Exercise: Say how many lines in the entries contain "bandwidth", giving only the number.

Source information:
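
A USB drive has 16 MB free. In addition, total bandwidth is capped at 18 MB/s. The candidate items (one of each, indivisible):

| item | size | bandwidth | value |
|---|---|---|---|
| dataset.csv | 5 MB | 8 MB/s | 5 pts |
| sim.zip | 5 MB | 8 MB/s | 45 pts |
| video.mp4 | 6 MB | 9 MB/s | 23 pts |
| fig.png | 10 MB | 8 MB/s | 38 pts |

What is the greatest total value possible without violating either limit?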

Response: 2